== GIVEN RECORDS ==

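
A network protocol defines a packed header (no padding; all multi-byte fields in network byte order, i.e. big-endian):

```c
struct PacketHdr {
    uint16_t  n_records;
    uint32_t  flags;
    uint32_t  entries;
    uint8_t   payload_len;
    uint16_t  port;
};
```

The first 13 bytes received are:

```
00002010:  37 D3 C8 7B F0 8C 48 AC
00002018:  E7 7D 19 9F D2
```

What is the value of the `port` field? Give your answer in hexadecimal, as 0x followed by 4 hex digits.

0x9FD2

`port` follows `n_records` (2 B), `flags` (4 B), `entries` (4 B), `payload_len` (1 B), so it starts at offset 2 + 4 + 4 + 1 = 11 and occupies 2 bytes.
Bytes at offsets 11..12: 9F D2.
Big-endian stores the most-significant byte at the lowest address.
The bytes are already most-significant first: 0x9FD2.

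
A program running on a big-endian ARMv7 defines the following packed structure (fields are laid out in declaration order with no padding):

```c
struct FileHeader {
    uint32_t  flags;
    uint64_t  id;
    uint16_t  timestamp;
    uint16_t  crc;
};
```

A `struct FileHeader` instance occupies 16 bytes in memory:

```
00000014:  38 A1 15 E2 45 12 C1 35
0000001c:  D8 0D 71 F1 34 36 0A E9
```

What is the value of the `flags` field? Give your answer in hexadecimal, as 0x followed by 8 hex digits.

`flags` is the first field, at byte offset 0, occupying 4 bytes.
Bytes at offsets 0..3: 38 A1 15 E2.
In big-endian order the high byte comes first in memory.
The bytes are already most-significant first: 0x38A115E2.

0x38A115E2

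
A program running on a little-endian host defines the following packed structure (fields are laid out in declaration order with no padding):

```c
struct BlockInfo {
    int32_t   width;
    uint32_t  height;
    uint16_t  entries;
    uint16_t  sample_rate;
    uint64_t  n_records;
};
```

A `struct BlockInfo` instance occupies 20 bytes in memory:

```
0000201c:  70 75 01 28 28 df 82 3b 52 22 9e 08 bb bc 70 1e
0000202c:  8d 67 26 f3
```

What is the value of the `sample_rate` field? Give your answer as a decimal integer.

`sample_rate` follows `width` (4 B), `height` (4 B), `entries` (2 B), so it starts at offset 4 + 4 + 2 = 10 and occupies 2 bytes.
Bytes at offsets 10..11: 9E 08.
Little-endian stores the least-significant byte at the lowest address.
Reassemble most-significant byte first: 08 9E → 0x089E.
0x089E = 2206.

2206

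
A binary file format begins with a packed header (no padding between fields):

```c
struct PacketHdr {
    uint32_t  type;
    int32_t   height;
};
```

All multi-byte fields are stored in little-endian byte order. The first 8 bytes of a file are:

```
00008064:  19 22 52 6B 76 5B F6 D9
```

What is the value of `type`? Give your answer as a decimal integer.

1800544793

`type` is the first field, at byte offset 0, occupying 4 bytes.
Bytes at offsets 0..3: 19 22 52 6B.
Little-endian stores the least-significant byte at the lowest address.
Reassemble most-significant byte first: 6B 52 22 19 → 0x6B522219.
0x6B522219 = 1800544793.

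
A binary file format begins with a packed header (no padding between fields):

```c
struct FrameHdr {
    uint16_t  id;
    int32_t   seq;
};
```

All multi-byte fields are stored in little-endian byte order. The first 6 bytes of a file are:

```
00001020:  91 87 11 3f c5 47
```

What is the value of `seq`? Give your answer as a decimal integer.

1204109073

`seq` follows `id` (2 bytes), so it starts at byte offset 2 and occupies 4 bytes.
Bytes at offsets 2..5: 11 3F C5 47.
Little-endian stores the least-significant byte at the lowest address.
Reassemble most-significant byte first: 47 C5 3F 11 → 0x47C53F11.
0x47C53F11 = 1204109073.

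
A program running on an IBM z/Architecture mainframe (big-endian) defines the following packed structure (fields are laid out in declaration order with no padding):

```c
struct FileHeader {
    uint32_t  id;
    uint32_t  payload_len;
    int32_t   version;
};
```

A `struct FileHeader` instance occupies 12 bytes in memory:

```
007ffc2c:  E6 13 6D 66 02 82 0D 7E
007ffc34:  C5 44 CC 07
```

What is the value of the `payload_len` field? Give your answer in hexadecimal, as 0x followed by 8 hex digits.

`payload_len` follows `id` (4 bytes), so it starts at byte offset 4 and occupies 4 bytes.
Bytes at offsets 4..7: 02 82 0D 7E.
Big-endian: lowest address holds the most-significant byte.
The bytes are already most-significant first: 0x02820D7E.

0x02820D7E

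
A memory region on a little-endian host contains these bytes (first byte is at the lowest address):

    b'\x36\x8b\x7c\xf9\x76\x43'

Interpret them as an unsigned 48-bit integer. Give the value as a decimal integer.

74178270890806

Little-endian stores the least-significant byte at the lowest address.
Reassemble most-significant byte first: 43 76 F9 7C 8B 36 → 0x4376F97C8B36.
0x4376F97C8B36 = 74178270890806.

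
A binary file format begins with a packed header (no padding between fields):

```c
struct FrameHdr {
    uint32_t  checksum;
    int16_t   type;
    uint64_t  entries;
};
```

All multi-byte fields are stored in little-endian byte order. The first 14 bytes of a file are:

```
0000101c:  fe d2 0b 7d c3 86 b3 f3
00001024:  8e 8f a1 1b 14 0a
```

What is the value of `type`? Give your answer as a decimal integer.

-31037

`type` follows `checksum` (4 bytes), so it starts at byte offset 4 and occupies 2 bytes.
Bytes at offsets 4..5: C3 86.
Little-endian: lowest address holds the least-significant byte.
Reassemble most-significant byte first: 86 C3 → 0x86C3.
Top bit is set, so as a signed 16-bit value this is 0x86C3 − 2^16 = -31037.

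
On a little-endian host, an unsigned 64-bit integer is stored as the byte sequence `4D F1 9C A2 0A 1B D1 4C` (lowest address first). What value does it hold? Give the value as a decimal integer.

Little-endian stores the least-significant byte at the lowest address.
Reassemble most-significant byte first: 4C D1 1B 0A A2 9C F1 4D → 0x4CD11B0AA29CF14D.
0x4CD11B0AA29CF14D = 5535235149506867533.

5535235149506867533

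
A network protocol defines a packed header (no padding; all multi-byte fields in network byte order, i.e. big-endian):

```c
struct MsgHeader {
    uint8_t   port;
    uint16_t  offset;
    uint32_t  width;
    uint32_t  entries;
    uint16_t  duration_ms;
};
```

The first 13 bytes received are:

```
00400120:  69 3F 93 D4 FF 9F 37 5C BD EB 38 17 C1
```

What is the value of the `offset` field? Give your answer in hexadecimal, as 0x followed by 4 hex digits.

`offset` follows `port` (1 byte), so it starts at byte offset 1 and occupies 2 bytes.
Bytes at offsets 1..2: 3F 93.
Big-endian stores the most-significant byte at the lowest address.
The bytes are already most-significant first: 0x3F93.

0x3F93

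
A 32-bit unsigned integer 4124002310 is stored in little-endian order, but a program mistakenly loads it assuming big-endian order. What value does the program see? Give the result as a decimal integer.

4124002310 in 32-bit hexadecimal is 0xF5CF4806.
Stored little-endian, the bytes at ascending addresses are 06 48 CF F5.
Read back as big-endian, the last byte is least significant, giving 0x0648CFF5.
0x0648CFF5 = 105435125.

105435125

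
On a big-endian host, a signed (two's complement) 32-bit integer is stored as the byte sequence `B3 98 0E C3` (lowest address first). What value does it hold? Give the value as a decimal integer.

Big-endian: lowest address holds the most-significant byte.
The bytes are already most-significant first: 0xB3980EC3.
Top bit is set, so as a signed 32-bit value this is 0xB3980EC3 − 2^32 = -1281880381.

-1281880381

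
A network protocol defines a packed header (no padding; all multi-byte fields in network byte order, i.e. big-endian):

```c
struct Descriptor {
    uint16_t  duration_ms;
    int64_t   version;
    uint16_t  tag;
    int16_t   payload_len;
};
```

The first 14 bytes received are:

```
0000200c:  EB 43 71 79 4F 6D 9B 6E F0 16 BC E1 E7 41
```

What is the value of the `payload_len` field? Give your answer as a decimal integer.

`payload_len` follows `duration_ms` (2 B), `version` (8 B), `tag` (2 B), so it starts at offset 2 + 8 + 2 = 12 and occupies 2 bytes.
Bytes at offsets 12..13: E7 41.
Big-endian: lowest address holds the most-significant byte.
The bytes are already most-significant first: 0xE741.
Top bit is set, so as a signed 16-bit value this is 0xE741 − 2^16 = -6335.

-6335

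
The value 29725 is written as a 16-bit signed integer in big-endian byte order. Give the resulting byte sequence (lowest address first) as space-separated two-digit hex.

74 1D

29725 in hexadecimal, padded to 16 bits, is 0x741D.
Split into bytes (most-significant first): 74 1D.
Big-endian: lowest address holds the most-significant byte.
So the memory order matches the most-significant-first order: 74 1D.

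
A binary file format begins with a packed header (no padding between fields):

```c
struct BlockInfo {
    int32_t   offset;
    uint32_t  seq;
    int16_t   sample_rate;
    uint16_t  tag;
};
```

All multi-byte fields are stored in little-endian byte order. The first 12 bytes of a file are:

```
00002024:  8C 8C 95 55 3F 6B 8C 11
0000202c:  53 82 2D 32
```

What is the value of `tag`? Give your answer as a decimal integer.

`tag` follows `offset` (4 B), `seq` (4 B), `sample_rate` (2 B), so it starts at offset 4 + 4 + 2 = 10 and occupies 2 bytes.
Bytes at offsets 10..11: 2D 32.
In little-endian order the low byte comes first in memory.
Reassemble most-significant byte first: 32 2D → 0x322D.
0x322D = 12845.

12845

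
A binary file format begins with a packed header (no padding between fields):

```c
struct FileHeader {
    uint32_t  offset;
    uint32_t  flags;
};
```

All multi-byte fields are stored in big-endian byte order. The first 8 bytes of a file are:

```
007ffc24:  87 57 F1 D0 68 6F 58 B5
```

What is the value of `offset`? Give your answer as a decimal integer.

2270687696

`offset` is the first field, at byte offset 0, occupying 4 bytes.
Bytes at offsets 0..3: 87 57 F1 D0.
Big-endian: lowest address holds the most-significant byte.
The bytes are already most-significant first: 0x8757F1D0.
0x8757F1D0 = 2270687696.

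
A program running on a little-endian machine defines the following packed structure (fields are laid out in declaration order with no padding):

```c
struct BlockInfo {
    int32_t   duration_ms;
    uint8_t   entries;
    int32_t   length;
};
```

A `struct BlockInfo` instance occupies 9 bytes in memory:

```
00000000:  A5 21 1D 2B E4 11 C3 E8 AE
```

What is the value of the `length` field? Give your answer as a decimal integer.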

===

## [INSTRUCTIONS FOR THE TASK]
Within the data, how many lines hold the word "instance"? State only that number.

## [WRITTEN RESPONSE]
4